## What is being asked
Nothing in the records may be dropped. Retype them all exactly.
[Information supplied Boundary: Start]
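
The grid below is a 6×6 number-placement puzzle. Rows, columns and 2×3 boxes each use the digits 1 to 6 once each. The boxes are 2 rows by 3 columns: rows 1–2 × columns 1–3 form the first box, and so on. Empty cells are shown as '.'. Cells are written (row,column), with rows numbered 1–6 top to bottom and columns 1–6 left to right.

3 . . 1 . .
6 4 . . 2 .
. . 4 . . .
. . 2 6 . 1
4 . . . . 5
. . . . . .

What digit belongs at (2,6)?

(1,3) = 5: row 1 has {1,3}; col 3 has {2,4}; box has {3,4,6} → only 5 remains.
(2,3) = 1: row 2 has {2,4,6}; col 3 has {2,4,5}; box has {3,4,5,6} → only 1 remains.
(2,6) = 3: row 2 has {1,2,4,6}; col 6 has {1,5}; box has {1,2} → only 3 remains.

3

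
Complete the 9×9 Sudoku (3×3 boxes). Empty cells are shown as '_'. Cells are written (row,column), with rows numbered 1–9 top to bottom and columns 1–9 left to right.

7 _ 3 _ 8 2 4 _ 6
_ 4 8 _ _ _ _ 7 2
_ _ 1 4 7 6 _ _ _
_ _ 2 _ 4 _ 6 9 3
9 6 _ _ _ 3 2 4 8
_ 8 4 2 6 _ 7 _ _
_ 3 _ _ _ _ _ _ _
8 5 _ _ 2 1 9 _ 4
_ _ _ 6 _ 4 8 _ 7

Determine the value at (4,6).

8

(1,2) = 9 (sole candidate).
(3,2) = 2 (sole candidate).
(9,2) = 1 (sole candidate).
(9,3) = 9 (sole candidate).
(3,1) = 5 (sole candidate).
(3,7) = 3 (sole candidate).
(3,8) = 8 (sole candidate).
(3,9) = 9 (sole candidate).
(4,1) = 1 (sole candidate).
(4,2) = 7 (sole candidate).
(5,3) = 5 (sole candidate).
(5,5) = 1 (sole candidate).
(6,1) = 3 (sole candidate).
(9,1) = 2 (sole candidate).
(2,1) = 6 (sole candidate).
(5,4) = 7 (sole candidate).
(7,1) = 4 (sole candidate).
(8,4) = 3 (sole candidate).
(8,8) = 6 (sole candidate).
(9,5) = 5 (sole candidate).
(9,8) = 3 (sole candidate).
(7,5) = 9 (sole candidate).
(8,3) = 7 (sole candidate).
(2,5) = 3 (sole candidate).
(7,3) = 6 (sole candidate).
(7,4) = 8 (sole candidate).
(7,6) = 7 (sole candidate).
(4,4) = 5 (sole candidate).
(4,6) = 8: row 4 has {1,2,3,4,5,6,7,9}; col 6 has {1,2,3,4,6,7}; box has {1,2,3,4,5,6,7} → only 8 remains.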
[Information supplied Boundary: End]
## Answer for this exercise
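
The grid below is a 6×6 number-placement puzzle. Rows, columns and 2×3 boxes each use the digits 1 to 6 once each. The boxes are 2 rows by 3 columns: rows 1–2 × columns 1–3 form the first box, and so on. Empty cells are shown as '.'. Cells are written (row,column), with rows numbered 1–6 top to bottom and columns 1–6 left to right.

3 . . 1 . .
6 4 . . 2 .
. . 4 . . .
. . 2 6 . 1
4 . . . . 5
. . . . . .

What digit belongs at (2,6)?

(1,3) = 5: row 1 has {1,3}; col 3 has {2,4}; box has {3,4,6} → only 5 remains.
(2,3) = 1: row 2 has {2,4,6}; col 3 has {2,4,5}; box has {3,4,5,6} → only 1 remains.
(2,6) = 3: row 2 has {1,2,4,6}; col 6 has {1,5}; box has {1,2} → only 3 remains.

3

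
Complete the 9×9 Sudoku (3×3 boxes). Empty cells are shown as '_'. Cells are written (row,column), with rows numbered 1–9 top to bottom and columns 1–9 left to right.

7 _ 3 _ 8 2 4 _ 6
_ 4 8 _ _ _ _ 7 2
_ _ 1 4 7 6 _ _ _
_ _ 2 _ 4 _ 6 9 3
9 6 _ _ _ 3 2 4 8
_ 8 4 2 6 _ 7 _ _
_ 3 _ _ _ _ _ _ _
8 5 _ _ 2 1 9 _ 4
_ _ _ 6 _ 4 8 _ 7

Determine the value at (4,6).

8

(1,2) = 9 (sole candidate).
(3,2) = 2 (sole candidate).
(9,2) = 1 (sole candidate).
(9,3) = 9 (sole candidate).
(3,1) = 5 (sole candidate).
(3,7) = 3 (sole candidate).
(3,8) = 8 (sole candidate).
(3,9) = 9 (sole candidate).
(4,1) = 1 (sole candidate).
(4,2) = 7 (sole candidate).
(5,3) = 5 (sole candidate).
(5,5) = 1 (sole candidate).
(6,1) = 3 (sole candidate).
(9,1) = 2 (sole candidate).
(2,1) = 6 (sole candidate).
(5,4) = 7 (sole candidate).
(7,1) = 4 (sole candidate).
(8,4) = 3 (sole candidate).
(8,8) = 6 (sole candidate).
(9,5) = 5 (sole candidate).
(9,8) = 3 (sole candidate).
(7,5) = 9 (sole candidate).
(8,3) = 7 (sole candidate).
(2,5) = 3 (sole candidate).
(7,3) = 6 (sole candidate).
(7,4) = 8 (sole candidate).
(7,6) = 7 (sole candidate).
(4,4) = 5 (sole candidate).
(4,6) = 8: row 4 has {1,2,3,4,5,6,7,9}; col 6 has {1,2,3,4,6,7}; box has {1,2,3,4,5,6,7} → only 8 remains.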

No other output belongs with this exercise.